*Work instruction*.
Word for word, set down every line of the entries below from the line with "CCU UAU GAA" to the line with "GCA AUG GAG", including both, and no other line.

*Study material*.
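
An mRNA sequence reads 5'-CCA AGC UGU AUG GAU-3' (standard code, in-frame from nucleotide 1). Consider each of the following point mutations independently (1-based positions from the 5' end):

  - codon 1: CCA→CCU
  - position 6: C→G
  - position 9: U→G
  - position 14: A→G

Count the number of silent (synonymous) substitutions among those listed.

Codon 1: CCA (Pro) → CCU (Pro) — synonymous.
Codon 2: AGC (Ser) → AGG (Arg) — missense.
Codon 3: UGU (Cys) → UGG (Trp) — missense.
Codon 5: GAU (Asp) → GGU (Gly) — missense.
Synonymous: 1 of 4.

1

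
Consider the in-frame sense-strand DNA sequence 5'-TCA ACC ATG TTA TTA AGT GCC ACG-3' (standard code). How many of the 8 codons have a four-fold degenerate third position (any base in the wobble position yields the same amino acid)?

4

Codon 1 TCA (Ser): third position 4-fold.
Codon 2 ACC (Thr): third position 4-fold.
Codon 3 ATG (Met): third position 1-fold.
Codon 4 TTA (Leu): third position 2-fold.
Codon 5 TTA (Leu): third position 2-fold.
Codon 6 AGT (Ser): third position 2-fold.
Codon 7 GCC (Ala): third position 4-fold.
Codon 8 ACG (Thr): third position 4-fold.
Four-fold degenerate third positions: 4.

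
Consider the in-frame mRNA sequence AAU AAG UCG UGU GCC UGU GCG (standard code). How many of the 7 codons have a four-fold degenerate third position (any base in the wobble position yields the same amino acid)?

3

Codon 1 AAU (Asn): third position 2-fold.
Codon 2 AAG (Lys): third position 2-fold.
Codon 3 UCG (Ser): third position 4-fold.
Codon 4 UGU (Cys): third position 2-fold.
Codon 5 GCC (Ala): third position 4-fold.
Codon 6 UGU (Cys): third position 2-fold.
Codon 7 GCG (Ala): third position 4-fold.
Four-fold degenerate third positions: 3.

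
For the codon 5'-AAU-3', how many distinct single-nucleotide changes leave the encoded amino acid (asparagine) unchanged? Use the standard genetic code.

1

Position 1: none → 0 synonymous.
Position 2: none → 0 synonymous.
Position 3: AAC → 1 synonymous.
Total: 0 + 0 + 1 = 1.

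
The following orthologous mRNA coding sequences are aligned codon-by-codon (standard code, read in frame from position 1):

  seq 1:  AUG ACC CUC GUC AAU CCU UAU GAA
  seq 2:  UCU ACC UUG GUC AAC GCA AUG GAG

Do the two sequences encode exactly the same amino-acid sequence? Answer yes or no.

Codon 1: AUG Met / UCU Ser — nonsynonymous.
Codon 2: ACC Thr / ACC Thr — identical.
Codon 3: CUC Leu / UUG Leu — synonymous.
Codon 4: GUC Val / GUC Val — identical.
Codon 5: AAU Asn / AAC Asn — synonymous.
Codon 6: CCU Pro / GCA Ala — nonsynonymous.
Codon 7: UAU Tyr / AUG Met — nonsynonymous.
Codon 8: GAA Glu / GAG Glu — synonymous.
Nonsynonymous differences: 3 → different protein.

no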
* * *
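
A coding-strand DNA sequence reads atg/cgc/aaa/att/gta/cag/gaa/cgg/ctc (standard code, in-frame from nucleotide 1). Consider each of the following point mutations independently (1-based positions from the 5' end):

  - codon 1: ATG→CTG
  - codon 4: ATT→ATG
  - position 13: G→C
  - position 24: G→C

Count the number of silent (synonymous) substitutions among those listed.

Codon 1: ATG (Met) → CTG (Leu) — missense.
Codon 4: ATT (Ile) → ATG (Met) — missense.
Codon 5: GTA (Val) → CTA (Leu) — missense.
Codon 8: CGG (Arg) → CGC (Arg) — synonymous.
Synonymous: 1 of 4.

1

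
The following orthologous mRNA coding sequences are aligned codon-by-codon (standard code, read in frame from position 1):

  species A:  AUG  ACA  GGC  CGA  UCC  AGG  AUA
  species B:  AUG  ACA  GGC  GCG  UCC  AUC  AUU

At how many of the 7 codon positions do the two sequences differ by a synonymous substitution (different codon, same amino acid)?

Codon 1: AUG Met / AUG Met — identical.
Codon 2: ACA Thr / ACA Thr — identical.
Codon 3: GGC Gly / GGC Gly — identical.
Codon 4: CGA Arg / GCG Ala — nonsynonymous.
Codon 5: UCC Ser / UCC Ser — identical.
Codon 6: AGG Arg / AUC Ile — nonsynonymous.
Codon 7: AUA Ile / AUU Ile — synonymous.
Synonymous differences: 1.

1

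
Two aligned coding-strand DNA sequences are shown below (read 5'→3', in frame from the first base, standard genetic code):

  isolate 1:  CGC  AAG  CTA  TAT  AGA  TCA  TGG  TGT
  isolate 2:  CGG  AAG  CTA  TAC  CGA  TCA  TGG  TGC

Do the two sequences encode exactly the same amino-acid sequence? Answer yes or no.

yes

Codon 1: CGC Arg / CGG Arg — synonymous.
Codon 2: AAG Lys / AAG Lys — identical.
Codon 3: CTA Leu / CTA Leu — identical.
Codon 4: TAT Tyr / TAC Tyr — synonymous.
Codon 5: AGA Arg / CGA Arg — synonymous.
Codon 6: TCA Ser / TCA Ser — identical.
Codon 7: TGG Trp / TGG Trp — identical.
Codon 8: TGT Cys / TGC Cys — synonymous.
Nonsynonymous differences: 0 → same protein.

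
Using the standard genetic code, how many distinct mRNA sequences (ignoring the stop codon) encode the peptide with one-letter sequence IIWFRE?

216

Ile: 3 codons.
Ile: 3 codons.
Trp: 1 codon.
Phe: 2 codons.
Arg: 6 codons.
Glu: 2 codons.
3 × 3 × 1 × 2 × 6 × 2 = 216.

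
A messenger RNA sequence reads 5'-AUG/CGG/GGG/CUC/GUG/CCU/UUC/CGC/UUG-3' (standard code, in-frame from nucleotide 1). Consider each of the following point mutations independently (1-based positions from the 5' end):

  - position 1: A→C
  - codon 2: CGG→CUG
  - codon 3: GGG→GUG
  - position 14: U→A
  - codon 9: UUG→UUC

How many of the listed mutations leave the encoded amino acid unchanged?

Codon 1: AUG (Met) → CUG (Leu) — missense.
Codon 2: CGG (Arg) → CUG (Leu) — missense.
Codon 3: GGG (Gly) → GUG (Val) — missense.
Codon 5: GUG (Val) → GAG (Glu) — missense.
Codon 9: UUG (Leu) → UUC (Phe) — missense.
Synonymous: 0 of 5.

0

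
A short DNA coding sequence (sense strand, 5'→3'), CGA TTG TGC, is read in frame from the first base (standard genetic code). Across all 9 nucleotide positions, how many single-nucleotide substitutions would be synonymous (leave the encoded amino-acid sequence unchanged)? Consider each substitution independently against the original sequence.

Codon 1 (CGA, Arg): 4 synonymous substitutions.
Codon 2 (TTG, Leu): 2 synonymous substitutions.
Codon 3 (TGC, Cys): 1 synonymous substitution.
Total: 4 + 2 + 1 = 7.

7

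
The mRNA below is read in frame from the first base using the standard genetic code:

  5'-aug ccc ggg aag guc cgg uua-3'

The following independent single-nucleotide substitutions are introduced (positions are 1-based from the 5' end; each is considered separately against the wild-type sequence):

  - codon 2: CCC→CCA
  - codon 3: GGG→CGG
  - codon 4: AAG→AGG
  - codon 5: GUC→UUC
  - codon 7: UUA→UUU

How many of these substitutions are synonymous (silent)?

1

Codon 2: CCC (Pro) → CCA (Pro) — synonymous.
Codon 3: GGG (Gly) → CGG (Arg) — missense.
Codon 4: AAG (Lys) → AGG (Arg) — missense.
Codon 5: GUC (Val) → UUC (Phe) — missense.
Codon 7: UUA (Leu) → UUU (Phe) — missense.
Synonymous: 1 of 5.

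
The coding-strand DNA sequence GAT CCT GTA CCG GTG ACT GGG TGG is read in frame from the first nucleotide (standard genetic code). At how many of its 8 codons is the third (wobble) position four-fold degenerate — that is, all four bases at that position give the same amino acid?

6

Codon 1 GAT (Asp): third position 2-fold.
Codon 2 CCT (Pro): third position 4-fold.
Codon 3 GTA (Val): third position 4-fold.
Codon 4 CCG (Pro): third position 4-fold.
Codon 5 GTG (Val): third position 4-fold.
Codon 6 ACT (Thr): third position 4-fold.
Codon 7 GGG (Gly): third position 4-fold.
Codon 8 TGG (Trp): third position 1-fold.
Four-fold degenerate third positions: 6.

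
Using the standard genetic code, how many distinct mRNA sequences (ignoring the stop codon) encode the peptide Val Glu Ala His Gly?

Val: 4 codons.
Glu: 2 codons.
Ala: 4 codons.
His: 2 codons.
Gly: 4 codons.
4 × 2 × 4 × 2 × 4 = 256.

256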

*Task response*.
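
  seq 1:  AUG ACC CUC GUC AAU CCU UAU GAA
  seq 2:  UCU ACC UUG GUC AAC GCA AUG GAG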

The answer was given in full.